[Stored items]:
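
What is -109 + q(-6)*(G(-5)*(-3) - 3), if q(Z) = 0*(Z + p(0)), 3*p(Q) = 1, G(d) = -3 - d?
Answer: -109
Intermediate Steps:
p(Q) = ⅓ (p(Q) = (⅓)*1 = ⅓)
q(Z) = 0 (q(Z) = 0*(Z + ⅓) = 0*(⅓ + Z) = 0)
-109 + q(-6)*(G(-5)*(-3) - 3) = -109 + 0*((-3 - 1*(-5))*(-3) - 3) = -109 + 0*((-3 + 5)*(-3) - 3) = -109 + 0*(2*(-3) - 3) = -109 + 0*(-6 - 3) = -109 + 0*(-9) = -109 + 0 = -109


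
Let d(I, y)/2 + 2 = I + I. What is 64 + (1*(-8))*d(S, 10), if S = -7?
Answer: 320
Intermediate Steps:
d(I, y) = -4 + 4*I (d(I, y) = -4 + 2*(I + I) = -4 + 2*(2*I) = -4 + 4*I)
64 + (1*(-8))*d(S, 10) = 64 + (1*(-8))*(-4 + 4*(-7)) = 64 - 8*(-4 - 28) = 64 - 8*(-32) = 64 + 256 = 320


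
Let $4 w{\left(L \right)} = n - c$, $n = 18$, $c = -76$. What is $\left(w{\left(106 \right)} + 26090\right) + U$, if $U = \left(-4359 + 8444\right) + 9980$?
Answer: $\frac{80357}{2} \approx 40179.0$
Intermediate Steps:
$U = 14065$ ($U = 4085 + 9980 = 14065$)
$w{\left(L \right)} = \frac{47}{2}$ ($w{\left(L \right)} = \frac{18 - -76}{4} = \frac{18 + 76}{4} = \frac{1}{4} \cdot 94 = \frac{47}{2}$)
$\left(w{\left(106 \right)} + 26090\right) + U = \left(\frac{47}{2} + 26090\right) + 14065 = \frac{52227}{2} + 14065 = \frac{80357}{2}$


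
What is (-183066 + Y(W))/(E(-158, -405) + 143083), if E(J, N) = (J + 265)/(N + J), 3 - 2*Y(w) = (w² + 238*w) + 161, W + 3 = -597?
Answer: -164252435/80555622 ≈ -2.0390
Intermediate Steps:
W = -600 (W = -3 - 597 = -600)
Y(w) = -79 - 119*w - w²/2 (Y(w) = 3/2 - ((w² + 238*w) + 161)/2 = 3/2 - (161 + w² + 238*w)/2 = 3/2 + (-161/2 - 119*w - w²/2) = -79 - 119*w - w²/2)
E(J, N) = (265 + J)/(J + N)
(-183066 + Y(W))/(E(-158, -405) + 143083) = (-183066 + (-79 - 119*(-600) - ½*(-600)²))/((265 - 158)/(-158 - 405) + 143083) = (-183066 + (-79 + 71400 - ½*360000))/(107/(-563) + 143083) = (-183066 + (-79 + 71400 - 180000))/(-1/563*107 + 143083) = (-183066 - 108679)/(-107/563 + 143083) = -291745/80555622/563 = -291745*563/80555622 = -164252435/80555622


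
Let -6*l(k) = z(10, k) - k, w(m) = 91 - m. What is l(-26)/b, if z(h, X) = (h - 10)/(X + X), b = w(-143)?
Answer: -1/54 ≈ -0.018519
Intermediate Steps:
b = 234 (b = 91 - 1*(-143) = 91 + 143 = 234)
z(h, X) = (-10 + h)/(2*X) (z(h, X) = (-10 + h)/((2*X)) = (-10 + h)*(1/(2*X)) = (-10 + h)/(2*X))
l(k) = k/6 (l(k) = -((-10 + 10)/(2*k) - k)/6 = -((½)*0/k - k)/6 = -(0 - k)/6 = -(-1)*k/6 = k/6)
l(-26)/b = ((⅙)*(-26))/234 = -13/3*1/234 = -1/54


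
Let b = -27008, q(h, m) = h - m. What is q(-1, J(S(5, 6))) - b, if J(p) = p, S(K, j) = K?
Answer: 27002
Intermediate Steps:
q(-1, J(S(5, 6))) - b = (-1 - 1*5) - 1*(-27008) = (-1 - 5) + 27008 = -6 + 27008 = 27002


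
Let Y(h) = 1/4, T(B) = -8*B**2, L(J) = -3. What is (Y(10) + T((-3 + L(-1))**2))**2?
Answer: 1719843841/16 ≈ 1.0749e+8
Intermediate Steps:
Y(h) = 1/4
(Y(10) + T((-3 + L(-1))**2))**2 = (1/4 - 8*(-3 - 3)**4)**2 = (1/4 - 8*((-6)**2)**2)**2 = (1/4 - 8*36**2)**2 = (1/4 - 8*1296)**2 = (1/4 - 10368)**2 = (-41471/4)**2 = 1719843841/16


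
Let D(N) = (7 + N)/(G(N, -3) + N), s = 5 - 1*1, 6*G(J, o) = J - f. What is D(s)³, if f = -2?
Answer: 1331/125 ≈ 10.648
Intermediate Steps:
G(J, o) = ⅓ + J/6 (G(J, o) = (J - 1*(-2))/6 = (J + 2)/6 = (2 + J)/6 = ⅓ + J/6)
s = 4 (s = 5 - 1 = 4)
D(N) = (7 + N)/(⅓ + 7*N/6) (D(N) = (7 + N)/((⅓ + N/6) + N) = (7 + N)/(⅓ + 7*N/6))
D(s)³ = (6*(7 + 4)/(2 + 7*4))³ = (6*11/(2 + 28))³ = (6*11/30)³ = (6*(1/30)*11)³ = (11/5)³ = 1331/125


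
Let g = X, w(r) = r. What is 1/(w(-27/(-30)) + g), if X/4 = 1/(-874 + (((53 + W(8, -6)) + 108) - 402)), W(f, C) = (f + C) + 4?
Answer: 11090/9941 ≈ 1.1156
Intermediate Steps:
W(f, C) = 4 + C + f (W(f, C) = (C + f) + 4 = 4 + C + f)
X = -4/1109 (X = 4/(-874 + (((53 + (4 - 6 + 8)) + 108) - 402)) = 4/(-874 + (((53 + 6) + 108) - 402)) = 4/(-874 + ((59 + 108) - 402)) = 4/(-874 + (167 - 402)) = 4/(-874 - 235) = 4/(-1109) = 4*(-1/1109) = -4/1109 ≈ -0.0036069)
g = -4/1109 ≈ -0.0036069
1/(w(-27/(-30)) + g) = 1/(-27/(-30) - 4/1109) = 1/(-27*(-1/30) - 4/1109) = 1/(9/10 - 4/1109) = 1/(9941/11090) = 11090/9941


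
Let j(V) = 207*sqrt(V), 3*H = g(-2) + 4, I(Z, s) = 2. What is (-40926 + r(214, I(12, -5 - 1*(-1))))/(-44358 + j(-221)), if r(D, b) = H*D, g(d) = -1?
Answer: 601967632/659033931 + 936376*I*sqrt(221)/219677977 ≈ 0.91341 + 0.063367*I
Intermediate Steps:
H = 1 (H = (-1 + 4)/3 = (1/3)*3 = 1)
r(D, b) = D (r(D, b) = 1*D = D)
(-40926 + r(214, I(12, -5 - 1*(-1))))/(-44358 + j(-221)) = (-40926 + 214)/(-44358 + 207*sqrt(-221)) = -40712/(-44358 + 207*(I*sqrt(221))) = -40712/(-44358 + 207*I*sqrt(221))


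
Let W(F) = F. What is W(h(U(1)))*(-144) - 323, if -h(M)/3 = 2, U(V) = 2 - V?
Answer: 541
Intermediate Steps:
h(M) = -6 (h(M) = -3*2 = -6)
W(h(U(1)))*(-144) - 323 = -6*(-144) - 323 = 864 - 323 = 541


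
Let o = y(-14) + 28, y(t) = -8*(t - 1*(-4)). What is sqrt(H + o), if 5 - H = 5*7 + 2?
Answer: 2*sqrt(19) ≈ 8.7178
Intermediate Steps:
H = -32 (H = 5 - (5*7 + 2) = 5 - (35 + 2) = 5 - 1*37 = 5 - 37 = -32)
y(t) = -32 - 8*t (y(t) = -8*(t + 4) = -8*(4 + t) = -32 - 8*t)
o = 108 (o = (-32 - 8*(-14)) + 28 = (-32 + 112) + 28 = 80 + 28 = 108)
sqrt(H + o) = sqrt(-32 + 108) = sqrt(76) = 2*sqrt(19)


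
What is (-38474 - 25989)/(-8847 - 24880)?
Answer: 64463/33727 ≈ 1.9113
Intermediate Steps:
(-38474 - 25989)/(-8847 - 24880) = -64463/(-33727) = -64463*(-1/33727) = 64463/33727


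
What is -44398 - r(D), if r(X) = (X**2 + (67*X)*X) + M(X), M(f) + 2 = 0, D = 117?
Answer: -975248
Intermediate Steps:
M(f) = -2 (M(f) = -2 + 0 = -2)
r(X) = -2 + 68*X**2 (r(X) = (X**2 + (67*X)*X) - 2 = (X**2 + 67*X**2) - 2 = 68*X**2 - 2 = -2 + 68*X**2)
-44398 - r(D) = -44398 - (-2 + 68*117**2) = -44398 - (-2 + 68*13689) = -44398 - (-2 + 930852) = -44398 - 1*930850 = -44398 - 930850 = -975248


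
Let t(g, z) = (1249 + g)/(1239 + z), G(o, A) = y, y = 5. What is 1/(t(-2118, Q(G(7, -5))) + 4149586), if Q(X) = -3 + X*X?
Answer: 1261/5232627077 ≈ 2.4099e-7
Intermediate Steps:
G(o, A) = 5
Q(X) = -3 + X**2
t(g, z) = (1249 + g)/(1239 + z)
1/(t(-2118, Q(G(7, -5))) + 4149586) = 1/((1249 - 2118)/(1239 + (-3 + 5**2)) + 4149586) = 1/(-869/(1239 + (-3 + 25)) + 4149586) = 1/(-869/(1239 + 22) + 4149586) = 1/(-869/1261 + 4149586) = 1/(5232627077/1261) = 1261/5232627077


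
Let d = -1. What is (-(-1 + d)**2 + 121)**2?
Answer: 13689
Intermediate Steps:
(-(-1 + d)**2 + 121)**2 = (-(-1 - 1)**2 + 121)**2 = (-1*(-2)**2 + 121)**2 = (-1*4 + 121)**2 = (-4 + 121)**2 = 117**2 = 13689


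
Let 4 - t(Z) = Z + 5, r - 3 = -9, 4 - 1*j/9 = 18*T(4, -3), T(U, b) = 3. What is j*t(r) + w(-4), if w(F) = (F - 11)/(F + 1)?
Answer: -2245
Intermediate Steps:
w(F) = (-11 + F)/(1 + F)
j = -450 (j = 36 - 162*3 = 36 - 9*54 = 36 - 486 = -450)
r = -6 (r = 3 - 9 = -6)
t(Z) = -1 - Z (t(Z) = 4 - (Z + 5) = 4 - (5 + Z) = 4 + (-5 - Z) = -1 - Z)
j*t(r) + w(-4) = -450*(-1 - 1*(-6)) + (-11 - 4)/(1 - 4) = -450*(-1 + 6) - 15/(-3) = -450*5 - ⅓*(-15) = -2250 + 5 = -2245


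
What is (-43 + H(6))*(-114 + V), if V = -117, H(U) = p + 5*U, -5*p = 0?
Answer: 3003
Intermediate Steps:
p = 0 (p = -⅕*0 = 0)
H(U) = 5*U (H(U) = 0 + 5*U = 5*U)
(-43 + H(6))*(-114 + V) = (-43 + 5*6)*(-114 - 117) = (-43 + 30)*(-231) = -13*(-231) = 3003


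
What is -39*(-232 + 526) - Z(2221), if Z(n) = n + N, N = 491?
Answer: -14178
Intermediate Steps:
Z(n) = 491 + n (Z(n) = n + 491 = 491 + n)
-39*(-232 + 526) - Z(2221) = -39*(-232 + 526) - (491 + 2221) = -39*294 - 1*2712 = -11466 - 2712 = -14178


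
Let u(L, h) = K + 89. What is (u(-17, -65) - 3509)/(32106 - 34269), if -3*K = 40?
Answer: 100/63 ≈ 1.5873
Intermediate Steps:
K = -40/3 (K = -1/3*40 = -40/3 ≈ -13.333)
u(L, h) = 227/3 (u(L, h) = -40/3 + 89 = 227/3)
(u(-17, -65) - 3509)/(32106 - 34269) = (227/3 - 3509)/(32106 - 34269) = -10300/3/(-2163) = -10300/3*(-1/2163) = 100/63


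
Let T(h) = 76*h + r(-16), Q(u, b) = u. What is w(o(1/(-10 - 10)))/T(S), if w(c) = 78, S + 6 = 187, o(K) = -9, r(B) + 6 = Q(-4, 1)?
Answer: 13/2291 ≈ 0.0056744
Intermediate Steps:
r(B) = -10 (r(B) = -6 - 4 = -10)
S = 181 (S = -6 + 187 = 181)
T(h) = -10 + 76*h (T(h) = 76*h - 10 = -10 + 76*h)
w(o(1/(-10 - 10)))/T(S) = 78/(-10 + 76*181) = 78/(-10 + 13756) = 78/13746 = 78*(1/13746) = 13/2291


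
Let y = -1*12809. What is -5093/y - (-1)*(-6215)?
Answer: -79602842/12809 ≈ -6214.6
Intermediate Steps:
y = -12809
-5093/y - (-1)*(-6215) = -5093/(-12809) - (-1)*(-6215) = -5093*(-1/12809) - 1*6215 = 5093/12809 - 6215 = -79602842/12809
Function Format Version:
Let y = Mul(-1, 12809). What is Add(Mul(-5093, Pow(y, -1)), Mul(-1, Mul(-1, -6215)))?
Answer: Rational(-79602842, 12809) ≈ -6214.6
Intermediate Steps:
y = -12809
Add(Mul(-5093, Pow(y, -1)), Mul(-1, Mul(-1, -6215))) = Add(Mul(-5093, Pow(-12809, -1)), Mul(-1, Mul(-1, -6215))) = Add(Mul(-5093, Rational(-1, 12809)), Mul(-1, 6215)) = Add(Rational(5093, 12809), -6215) = Rational(-79602842, 12809)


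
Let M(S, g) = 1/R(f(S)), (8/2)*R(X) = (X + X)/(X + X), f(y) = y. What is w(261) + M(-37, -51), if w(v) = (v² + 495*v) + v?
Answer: 197581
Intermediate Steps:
R(X) = ¼ (R(X) = ((X + X)/(X + X))/4 = ((2*X)/((2*X)))/4 = ((2*X)*(1/(2*X)))/4 = (¼)*1 = ¼)
M(S, g) = 4 (M(S, g) = 1/(¼) = 4)
w(v) = v² + 496*v
w(261) + M(-37, -51) = 261*(496 + 261) + 4 = 261*757 + 4 = 197577 + 4 = 197581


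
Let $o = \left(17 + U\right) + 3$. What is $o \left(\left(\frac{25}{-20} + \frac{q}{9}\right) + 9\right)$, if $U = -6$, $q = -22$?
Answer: $\frac{1337}{18} \approx 74.278$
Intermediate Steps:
$o = 14$ ($o = \left(17 - 6\right) + 3 = 11 + 3 = 14$)
$o \left(\left(\frac{25}{-20} + \frac{q}{9}\right) + 9\right) = 14 \left(\left(\frac{25}{-20} - \frac{22}{9}\right) + 9\right) = 14 \left(\left(25 \left(- \frac{1}{20}\right) - \frac{22}{9}\right) + 9\right) = 14 \left(\left(- \frac{5}{4} - \frac{22}{9}\right) + 9\right) = 14 \left(- \frac{133}{36} + 9\right) = 14 \cdot \frac{191}{36} = \frac{1337}{18}$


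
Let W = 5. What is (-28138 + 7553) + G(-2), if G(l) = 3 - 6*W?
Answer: -20612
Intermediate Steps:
G(l) = -27 (G(l) = 3 - 6*5 = 3 - 30 = -27)
(-28138 + 7553) + G(-2) = (-28138 + 7553) - 27 = -20585 - 27 = -20612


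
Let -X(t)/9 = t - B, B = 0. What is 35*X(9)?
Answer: -2835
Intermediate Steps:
X(t) = -9*t (X(t) = -9*(t - 1*0) = -9*(t + 0) = -9*t)
35*X(9) = 35*(-9*9) = 35*(-81) = -2835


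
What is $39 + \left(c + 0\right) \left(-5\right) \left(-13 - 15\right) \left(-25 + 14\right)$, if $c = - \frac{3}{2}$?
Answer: $2349$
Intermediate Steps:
$c = - \frac{3}{2}$ ($c = \left(-3\right) \frac{1}{2} = - \frac{3}{2} \approx -1.5$)
$39 + \left(c + 0\right) \left(-5\right) \left(-13 - 15\right) \left(-25 + 14\right) = 39 + \left(- \frac{3}{2} + 0\right) \left(-5\right) \left(-13 - 15\right) \left(-25 + 14\right) = 39 + \left(- \frac{3}{2}\right) \left(-5\right) \left(\left(-28\right) \left(-11\right)\right) = 39 + \frac{15}{2} \cdot 308 = 39 + 2310 = 2349$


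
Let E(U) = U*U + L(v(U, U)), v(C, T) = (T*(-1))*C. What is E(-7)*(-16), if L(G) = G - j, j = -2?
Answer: -32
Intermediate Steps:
v(C, T) = -C*T (v(C, T) = (-T)*C = -C*T)
L(G) = 2 + G (L(G) = G - 1*(-2) = G + 2 = 2 + G)
E(U) = 2 (E(U) = U*U + (2 - U*U) = U² + (2 - U²) = 2)
E(-7)*(-16) = 2*(-16) = -32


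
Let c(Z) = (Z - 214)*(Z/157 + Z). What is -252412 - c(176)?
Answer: -38571980/157 ≈ -2.4568e+5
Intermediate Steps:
c(Z) = 158*Z*(-214 + Z)/157 (c(Z) = (-214 + Z)*(Z*(1/157) + Z) = (-214 + Z)*(Z/157 + Z) = (-214 + Z)*(158*Z/157) = 158*Z*(-214 + Z)/157)
-252412 - c(176) = -252412 - 158*176*(-214 + 176)/157 = -252412 - 158*176*(-38)/157 = -252412 - 1*(-1056704/157) = -252412 + 1056704/157 = -38571980/157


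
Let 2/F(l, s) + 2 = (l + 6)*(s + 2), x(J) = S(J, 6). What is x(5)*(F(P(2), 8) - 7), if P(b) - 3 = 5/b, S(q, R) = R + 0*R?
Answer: -4734/113 ≈ -41.894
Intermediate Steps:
S(q, R) = R (S(q, R) = R + 0 = R)
P(b) = 3 + 5/b
x(J) = 6
F(l, s) = 2/(-2 + (2 + s)*(6 + l)) (F(l, s) = 2/(-2 + (l + 6)*(s + 2)) = 2/(-2 + (6 + l)*(2 + s)) = 2/(-2 + (2 + s)*(6 + l)))
x(5)*(F(P(2), 8) - 7) = 6*(2/(10 + 2*(3 + 5/2) + 6*8 + (3 + 5/2)*8) - 7) = 6*(2/(10 + 2*(3 + 5*(½)) + 48 + (3 + 5*(½))*8) - 7) = 6*(2/(10 + 2*(3 + 5/2) + 48 + (3 + 5/2)*8) - 7) = 6*(2/(10 + 2*(11/2) + 48 + (11/2)*8) - 7) = 6*(2/(10 + 11 + 48 + 44) - 7) = 6*(2/113 - 7) = 6*(-789/113) = -4734/113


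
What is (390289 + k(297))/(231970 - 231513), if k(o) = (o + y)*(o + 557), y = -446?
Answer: 263043/457 ≈ 575.59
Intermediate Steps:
k(o) = (-446 + o)*(557 + o) (k(o) = (o - 446)*(o + 557) = (-446 + o)*(557 + o))
(390289 + k(297))/(231970 - 231513) = (390289 + (-248422 + 297**2 + 111*297))/(231970 - 231513) = (390289 + (-248422 + 88209 + 32967))/457 = (390289 - 127246)*(1/457) = 263043*(1/457) = 263043/457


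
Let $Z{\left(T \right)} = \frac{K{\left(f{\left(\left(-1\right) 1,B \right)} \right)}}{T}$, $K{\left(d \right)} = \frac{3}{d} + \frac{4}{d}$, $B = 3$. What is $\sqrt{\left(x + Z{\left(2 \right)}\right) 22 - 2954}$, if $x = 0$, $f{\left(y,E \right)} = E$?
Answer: $\frac{i \sqrt{26355}}{3} \approx 54.114 i$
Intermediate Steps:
$K{\left(d \right)} = \frac{7}{d}$
$Z{\left(T \right)} = \frac{7}{3 T}$ ($Z{\left(T \right)} = \frac{7 \cdot \frac{1}{3}}{T} = \frac{7}{3 T}$)
$\sqrt{\left(x + Z{\left(2 \right)}\right) 22 - 2954} = \sqrt{\left(0 + \frac{7}{3 \cdot 2}\right) 22 - 2954} = \sqrt{\left(0 + \frac{7}{3} \cdot \frac{1}{2}\right) 22 - 2954} = \sqrt{\left(0 + \frac{7}{6}\right) 22 - 2954} = \sqrt{\frac{7}{6} \cdot 22 - 2954} = \sqrt{\frac{77}{3} - 2954} = \sqrt{- \frac{8785}{3}} = \frac{i \sqrt{26355}}{3}$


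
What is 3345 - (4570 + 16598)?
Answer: -17823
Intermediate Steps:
3345 - (4570 + 16598) = 3345 - 1*21168 = 3345 - 21168 = -17823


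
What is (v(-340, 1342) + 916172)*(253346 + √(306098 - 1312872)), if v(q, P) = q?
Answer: 232022373872 + 915832*I*√1006774 ≈ 2.3202e+11 + 9.1893e+8*I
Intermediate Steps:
(v(-340, 1342) + 916172)*(253346 + √(306098 - 1312872)) = (-340 + 916172)*(253346 + √(306098 - 1312872)) = 915832*(253346 + √(-1006774)) = 915832*(253346 + I*√1006774) = 232022373872 + 915832*I*√1006774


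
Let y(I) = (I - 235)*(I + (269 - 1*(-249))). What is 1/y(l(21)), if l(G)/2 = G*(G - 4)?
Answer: 1/590128 ≈ 1.6945e-6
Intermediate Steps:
l(G) = 2*G*(-4 + G) (l(G) = 2*(G*(G - 4)) = 2*(G*(-4 + G)) = 2*G*(-4 + G))
y(I) = (-235 + I)*(518 + I) (y(I) = (-235 + I)*(I + (269 + 249)) = (-235 + I)*(I + 518) = (-235 + I)*(518 + I))
1/y(l(21)) = 1/(-121730 + (2*21*(-4 + 21))² + 283*(2*21*(-4 + 21))) = 1/(-121730 + (2*21*17)² + 283*(2*21*17)) = 1/(-121730 + 714² + 283*714) = 1/(-121730 + 509796 + 202062) = 1/590128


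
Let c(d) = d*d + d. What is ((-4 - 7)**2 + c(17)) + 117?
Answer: 544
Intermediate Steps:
c(d) = d + d**2 (c(d) = d**2 + d = d + d**2)
((-4 - 7)**2 + c(17)) + 117 = ((-4 - 7)**2 + 17*(1 + 17)) + 117 = ((-11)**2 + 17*18) + 117 = (121 + 306) + 117 = 427 + 117 = 544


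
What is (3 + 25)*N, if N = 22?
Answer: 616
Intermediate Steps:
(3 + 25)*N = (3 + 25)*22 = 28*22 = 616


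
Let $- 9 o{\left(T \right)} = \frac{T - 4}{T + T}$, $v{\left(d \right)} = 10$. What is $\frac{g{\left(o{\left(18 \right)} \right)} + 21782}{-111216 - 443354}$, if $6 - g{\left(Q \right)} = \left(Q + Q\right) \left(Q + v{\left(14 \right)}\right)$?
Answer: $- \frac{285913427}{7277067540} \approx -0.03929$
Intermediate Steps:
$o{\left(T \right)} = - \frac{-4 + T}{18 T}$ ($o{\left(T \right)} = - \frac{\left(T - 4\right) \frac{1}{T + T}}{9} = - \frac{\left(-4 + T\right) \frac{1}{2 T}}{9} = - \frac{\frac{1}{2} \frac{1}{T} \left(-4 + T\right)}{9} = - \frac{-4 + T}{18 T}$)
$g{\left(Q \right)} = 6 - 2 Q \left(10 + Q\right)$ ($g{\left(Q \right)} = 6 - \left(Q + Q\right) \left(Q + 10\right) = 6 - 2 Q \left(10 + Q\right)$)
$\frac{g{\left(o{\left(18 \right)} \right)} + 21782}{-111216 - 443354} = \frac{\left(6 - 20 \frac{4 - 18}{18 \cdot 18} - 2 \left(\frac{4 - 18}{18 \cdot 18}\right)^{2}\right) + 21782}{-111216 - 443354} = \frac{\left(6 - 20 \cdot \frac{1}{18} \cdot \frac{1}{18} \left(4 - 18\right) - 2 \left(\frac{1}{18} \cdot \frac{1}{18} \left(4 - 18\right)\right)^{2}\right) + 21782}{-554570} = \left(\left(6 - 20 \cdot \frac{1}{18} \cdot \frac{1}{18} \left(-14\right) - 2 \left(\frac{1}{18} \cdot \frac{1}{18} \left(-14\right)\right)^{2}\right) + 21782\right) \left(- \frac{1}{554570}\right) = \left(\left(6 - - \frac{70}{81} - 2 \left(- \frac{7}{162}\right)^{2}\right) + 21782\right) \left(- \frac{1}{554570}\right) = \left(\left(6 + \frac{70}{81} - \frac{49}{13122}\right) + 21782\right) \left(- \frac{1}{554570}\right) = \left(\frac{90023}{13122} + 21782\right) \left(- \frac{1}{554570}\right) = \frac{285913427}{13122} \left(- \frac{1}{554570}\right) = - \frac{285913427}{7277067540}$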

[Work instruction]:
Reproduce exactly the entries above, limited to the lines from the one with "Answer: -2245" through the one with "Answer: Rational(-79602842, 12809) ≈ -6214.6", both included.

[Exercise output]:
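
Answer: -2245
Intermediate Steps:
w(F) = (-11 + F)/(1 + F)
j = -450 (j = 36 - 162*3 = 36 - 9*54 = 36 - 486 = -450)
r = -6 (r = 3 - 9 = -6)
t(Z) = -1 - Z (t(Z) = 4 - (Z + 5) = 4 - (5 + Z) = 4 + (-5 - Z) = -1 - Z)
j*t(r) + w(-4) = -450*(-1 - 1*(-6)) + (-11 - 4)/(1 - 4) = -450*(-1 + 6) - 15/(-3) = -450*5 - ⅓*(-15) = -2250 + 5 = -2245


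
What is (-43 + H(6))*(-114 + V), if V = -117, H(U) = p + 5*U, -5*p = 0?
Answer: 3003
Intermediate Steps:
p = 0 (p = -⅕*0 = 0)
H(U) = 5*U (H(U) = 0 + 5*U = 5*U)
(-43 + H(6))*(-114 + V) = (-43 + 5*6)*(-114 - 117) = (-43 + 30)*(-231) = -13*(-231) = 3003


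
What is -39*(-232 + 526) - Z(2221), if Z(n) = n + N, N = 491?
Answer: -14178
Intermediate Steps:
Z(n) = 491 + n (Z(n) = n + 491 = 491 + n)
-39*(-232 + 526) - Z(2221) = -39*(-232 + 526) - (491 + 2221) = -39*294 - 1*2712 = -11466 - 2712 = -14178


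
Let u(L, h) = K + 89. What is (u(-17, -65) - 3509)/(32106 - 34269), if -3*K = 40?
Answer: 100/63 ≈ 1.5873
Intermediate Steps:
K = -40/3 (K = -1/3*40 = -40/3 ≈ -13.333)
u(L, h) = 227/3 (u(L, h) = -40/3 + 89 = 227/3)
(u(-17, -65) - 3509)/(32106 - 34269) = (227/3 - 3509)/(32106 - 34269) = -10300/3/(-2163) = -10300/3*(-1/2163) = 100/63


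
Let T(h) = 76*h + r(-16), Q(u, b) = u. What is w(o(1/(-10 - 10)))/T(S), if w(c) = 78, S + 6 = 187, o(K) = -9, r(B) + 6 = Q(-4, 1)?
Answer: 13/2291 ≈ 0.0056744
Intermediate Steps:
r(B) = -10 (r(B) = -6 - 4 = -10)
S = 181 (S = -6 + 187 = 181)
T(h) = -10 + 76*h (T(h) = 76*h - 10 = -10 + 76*h)
w(o(1/(-10 - 10)))/T(S) = 78/(-10 + 76*181) = 78/(-10 + 13756) = 78/13746 = 78*(1/13746) = 13/2291


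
Let y = -1*12809. What is -5093/y - (-1)*(-6215)?
Answer: -79602842/12809 ≈ -6214.6
Intermediate Steps:
y = -12809
-5093/y - (-1)*(-6215) = -5093/(-12809) - (-1)*(-6215) = -5093*(-1/12809) - 1*6215 = 5093/12809 - 6215 = -79602842/12809
Function Format Version:
Let y = Mul(-1, 12809). What is Add(Mul(-5093, Pow(y, -1)), Mul(-1, Mul(-1, -6215)))?
Answer: Rational(-79602842, 12809) ≈ -6214.6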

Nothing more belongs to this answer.